• **SUPPLIED RECORDS**

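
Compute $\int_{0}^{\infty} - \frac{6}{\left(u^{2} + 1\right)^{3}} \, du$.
$- \frac{9 \pi}{8}$

Begin with the known result
$$J(a) = \int_{0}^{\infty} - \frac{6}{a^{2} + u^{2}} \, du = - \frac{3 \pi}{a}.$$

Differentiating under the integral sign with respect to $a$,
$$\frac{dJ}{da} = \int_{0}^{\infty} \frac{12 a}{\left(a^{2} + u^{2}\right)^{2}} \, du = \frac{3 \pi}{a^{2}},$$
so $\int_{0}^{\infty} - \frac{6}{\left(a^{2} + u^{2}\right)^{2}} \, du = - \frac{3 \pi}{2 a^{3}}$.

Repeating — each differentiation of $1/(u^2+a^2)^j$ produces $-2ja/(u^2+a^2)^{j+1}$ — and dividing through by $-2ja$ at each step yields, after $2$ differentiations in total,
$$\int_{0}^{\infty} - \frac{6}{\left(a^{2} + u^{2}\right)^{3}} \, du = - \frac{9 \pi}{8 a^{5}}.$$

Setting $a = 1$:
$$I = - \frac{9 \pi}{8}.$$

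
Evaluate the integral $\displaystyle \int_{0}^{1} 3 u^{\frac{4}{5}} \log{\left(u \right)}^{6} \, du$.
$\frac{6250000}{177147}$

Consider the simpler parametrised integral
$$J(a) = \int_{0}^{1} 3 u^{a} \, du = \frac{3}{a + 1}.$$

Differentiating under the integral sign brings down a factor of $\ln u$:
$$\frac{dJ}{da} = \int_{0}^{1} 3 u^{a} \log{\left(u \right)} \, du = - \frac{3}{\left(a + 1\right)^{2}}.$$

Repeating $6$ times in total — each differentiation brings down another $\ln u$ — gives
$$\frac{d^{6}J}{da^{6}} = \int_{0}^{1} 3 u^{a} \log{\left(u \right)}^{6} \, du = \frac{2160}{\left(a + 1\right)^{7}},$$
and the integrand here is exactly the target integrand, so $I = \frac{2160}{\left(a + 1\right)^{7}}$.

Setting $a = \frac{4}{5}$:
$$I = \frac{6250000}{177147}.$$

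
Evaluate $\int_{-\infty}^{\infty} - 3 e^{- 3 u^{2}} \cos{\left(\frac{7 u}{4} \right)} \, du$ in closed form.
$- \frac{\sqrt{3} \sqrt{\pi}}{e^{\frac{49}{192}}}$

Let $b$ denote the cosine frequency and define $I(b) = \int_{-\infty}^{\infty} - 3 e^{- 3 u^{2}} \cos{\left(b u \right)} \, du$.

Differentiating under the integral sign,
$$I'(b) = \int_{-\infty}^{\infty} 3 u e^{- 3 u^{2}} \sin{\left(b u \right)} \, du.$$

Integrate $\int_{-\infty}^{\infty} u \sin(b u)\, e^{- 3 u^{2}}\, du$ by parts with $w = \sin(b u)$ and $dv = u\, e^{- 3 u^{2}}\, du$, giving $v = - \frac{e^{- 3 u^{2}}}{6}$. The boundary term vanishes and
$$\int_{-\infty}^{\infty} u \sin(b u)\, e^{- 3 u^{2}}\, du = \frac{b}{6} \int_{-\infty}^{\infty} \cos(b u)\, e^{- 3 u^{2}}\, du,$$
so $I'(b) = - \frac{b}{6}\, I(b)$.

This is a separable first-order ODE; solving with the initial condition $I(0) = \int_{-\infty}^{\infty} - 3 e^{- 3 u^{2}}\,du = - \sqrt{3} \sqrt{\pi}$ gives
$$I(b) = - \sqrt{3} \sqrt{\pi} e^{- \frac{b^{2}}{12}}.$$

Setting $b = \frac{7}{4}$:
$$I = - \frac{\sqrt{3} \sqrt{\pi}}{e^{\frac{49}{192}}}.$$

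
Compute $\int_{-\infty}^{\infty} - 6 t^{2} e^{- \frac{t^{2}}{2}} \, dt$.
$- 6 \sqrt{2} \sqrt{\pi}$

Start from the elementary integral
$$J(a) = \int_{-\infty}^{\infty} - 6 e^{- a t^{2}} \, dt = - \frac{6 \sqrt{\pi}}{\sqrt{a}}.$$

Differentiating under the integral sign brings down a factor of $(-t^2)$:
$$\frac{dJ}{da} = \int_{-\infty}^{\infty} 6 t^{2} e^{- a t^{2}} \, dt = \frac{3 \sqrt{\pi}}{a^{\frac{3}{2}}}.$$

The integral on the left is $-I$, so $I = - \frac{3 \sqrt{\pi}}{a^{\frac{3}{2}}}$.

Setting $a = \frac{1}{2}$:
$$I = - 6 \sqrt{2} \sqrt{\pi}.$$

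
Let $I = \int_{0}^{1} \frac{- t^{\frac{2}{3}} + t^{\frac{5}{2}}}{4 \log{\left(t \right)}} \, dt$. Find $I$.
$- \frac{\log{\left(10 \right)}}{4} + \frac{\log{\left(21 \right)}}{4}$

Introduce a parameter $a$ in the exponent: let $I(a) = \int_{0}^{1} \frac{t^{\frac{5}{2}} - t^{a}}{4 \log{\left(t \right)}} \, dt$.

Since $\dfrac{\partial}{\partial a}\,t^{a} = t^{a} \ln t$, the $\ln t$ in the denominator cancels and
$$\frac{dI}{da} = \int_{0}^{1} - \frac{1}{4} t^{a} \, dt = - \frac{1}{4} \left[\frac{t^{a+1}}{a+1}\right]_0^1 = - \frac{1}{4 a + 4}.$$

Integrating with respect to $a$ gives $I(a) = - \frac{\log{\left(a + 1 \right)}}{4} - \frac{\log{\left(2 \right)}}{4} + \frac{\log{\left(7 \right)}}{4} + C$.

At $a = \frac{5}{2}$ the integrand is identically $0$, so $I(\frac{5}{2}) = 0$. The closed form gives $0$, hence $C = 0$.

Setting $a = \frac{2}{3}$:
$$I = - \frac{\log{\left(10 \right)}}{4} + \frac{\log{\left(21 \right)}}{4}.$$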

• **ABOUT THIS TASK**
Repeat the material exactly. Every line should match.

• **RESULT OF THIS EXERCISE**
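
Compute $\int_{0}^{\infty} - \frac{6}{\left(u^{2} + 1\right)^{3}} \, du$.
$- \frac{9 \pi}{8}$

Begin with the known result
$$J(a) = \int_{0}^{\infty} - \frac{6}{a^{2} + u^{2}} \, du = - \frac{3 \pi}{a}.$$

Differentiating under the integral sign with respect to $a$,
$$\frac{dJ}{da} = \int_{0}^{\infty} \frac{12 a}{\left(a^{2} + u^{2}\right)^{2}} \, du = \frac{3 \pi}{a^{2}},$$
so $\int_{0}^{\infty} - \frac{6}{\left(a^{2} + u^{2}\right)^{2}} \, du = - \frac{3 \pi}{2 a^{3}}$.

Repeating — each differentiation of $1/(u^2+a^2)^j$ produces $-2ja/(u^2+a^2)^{j+1}$ — and dividing through by $-2ja$ at each step yields, after $2$ differentiations in total,
$$\int_{0}^{\infty} - \frac{6}{\left(a^{2} + u^{2}\right)^{3}} \, du = - \frac{9 \pi}{8 a^{5}}.$$

Setting $a = 1$:
$$I = - \frac{9 \pi}{8}.$$

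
Evaluate the integral $\displaystyle \int_{0}^{1} 3 u^{\frac{4}{5}} \log{\left(u \right)}^{6} \, du$.
$\frac{6250000}{177147}$

Consider the simpler parametrised integral
$$J(a) = \int_{0}^{1} 3 u^{a} \, du = \frac{3}{a + 1}.$$

Differentiating under the integral sign brings down a factor of $\ln u$:
$$\frac{dJ}{da} = \int_{0}^{1} 3 u^{a} \log{\left(u \right)} \, du = - \frac{3}{\left(a + 1\right)^{2}}.$$

Repeating $6$ times in total — each differentiation brings down another $\ln u$ — gives
$$\frac{d^{6}J}{da^{6}} = \int_{0}^{1} 3 u^{a} \log{\left(u \right)}^{6} \, du = \frac{2160}{\left(a + 1\right)^{7}},$$
and the integrand here is exactly the target integrand, so $I = \frac{2160}{\left(a + 1\right)^{7}}$.

Setting $a = \frac{4}{5}$:
$$I = \frac{6250000}{177147}.$$

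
Evaluate $\int_{-\infty}^{\infty} - 3 e^{- 3 u^{2}} \cos{\left(\frac{7 u}{4} \right)} \, du$ in closed form.
$- \frac{\sqrt{3} \sqrt{\pi}}{e^{\frac{49}{192}}}$

Let $b$ denote the cosine frequency and define $I(b) = \int_{-\infty}^{\infty} - 3 e^{- 3 u^{2}} \cos{\left(b u \right)} \, du$.

Differentiating under the integral sign,
$$I'(b) = \int_{-\infty}^{\infty} 3 u e^{- 3 u^{2}} \sin{\left(b u \right)} \, du.$$

Integrate $\int_{-\infty}^{\infty} u \sin(b u)\, e^{- 3 u^{2}}\, du$ by parts with $w = \sin(b u)$ and $dv = u\, e^{- 3 u^{2}}\, du$, giving $v = - \frac{e^{- 3 u^{2}}}{6}$. The boundary term vanishes and
$$\int_{-\infty}^{\infty} u \sin(b u)\, e^{- 3 u^{2}}\, du = \frac{b}{6} \int_{-\infty}^{\infty} \cos(b u)\, e^{- 3 u^{2}}\, du,$$
so $I'(b) = - \frac{b}{6}\, I(b)$.

This is a separable first-order ODE; solving with the initial condition $I(0) = \int_{-\infty}^{\infty} - 3 e^{- 3 u^{2}}\,du = - \sqrt{3} \sqrt{\pi}$ gives
$$I(b) = - \sqrt{3} \sqrt{\pi} e^{- \frac{b^{2}}{12}}.$$

Setting $b = \frac{7}{4}$:
$$I = - \frac{\sqrt{3} \sqrt{\pi}}{e^{\frac{49}{192}}}.$$

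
Compute $\int_{-\infty}^{\infty} - 6 t^{2} e^{- \frac{t^{2}}{2}} \, dt$.
$- 6 \sqrt{2} \sqrt{\pi}$

Start from the elementary integral
$$J(a) = \int_{-\infty}^{\infty} - 6 e^{- a t^{2}} \, dt = - \frac{6 \sqrt{\pi}}{\sqrt{a}}.$$

Differentiating under the integral sign brings down a factor of $(-t^2)$:
$$\frac{dJ}{da} = \int_{-\infty}^{\infty} 6 t^{2} e^{- a t^{2}} \, dt = \frac{3 \sqrt{\pi}}{a^{\frac{3}{2}}}.$$

The integral on the left is $-I$, so $I = - \frac{3 \sqrt{\pi}}{a^{\frac{3}{2}}}$.

Setting $a = \frac{1}{2}$:
$$I = - 6 \sqrt{2} \sqrt{\pi}.$$

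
Let $I = \int_{0}^{1} \frac{- t^{\frac{2}{3}} + t^{\frac{5}{2}}}{4 \log{\left(t \right)}} \, dt$. Find $I$.
$- \frac{\log{\left(10 \right)}}{4} + \frac{\log{\left(21 \right)}}{4}$

Introduce a parameter $a$ in the exponent: let $I(a) = \int_{0}^{1} \frac{t^{\frac{5}{2}} - t^{a}}{4 \log{\left(t \right)}} \, dt$.

Since $\dfrac{\partial}{\partial a}\,t^{a} = t^{a} \ln t$, the $\ln t$ in the denominator cancels and
$$\frac{dI}{da} = \int_{0}^{1} - \frac{1}{4} t^{a} \, dt = - \frac{1}{4} \left[\frac{t^{a+1}}{a+1}\right]_0^1 = - \frac{1}{4 a + 4}.$$

Integrating with respect to $a$ gives $I(a) = - \frac{\log{\left(a + 1 \right)}}{4} - \frac{\log{\left(2 \right)}}{4} + \frac{\log{\left(7 \right)}}{4} + C$.

At $a = \frac{5}{2}$ the integrand is identically $0$, so $I(\frac{5}{2}) = 0$. The closed form gives $0$, hence $C = 0$.

Setting $a = \frac{2}{3}$:
$$I = - \frac{\log{\left(10 \right)}}{4} + \frac{\log{\left(21 \right)}}{4}.$$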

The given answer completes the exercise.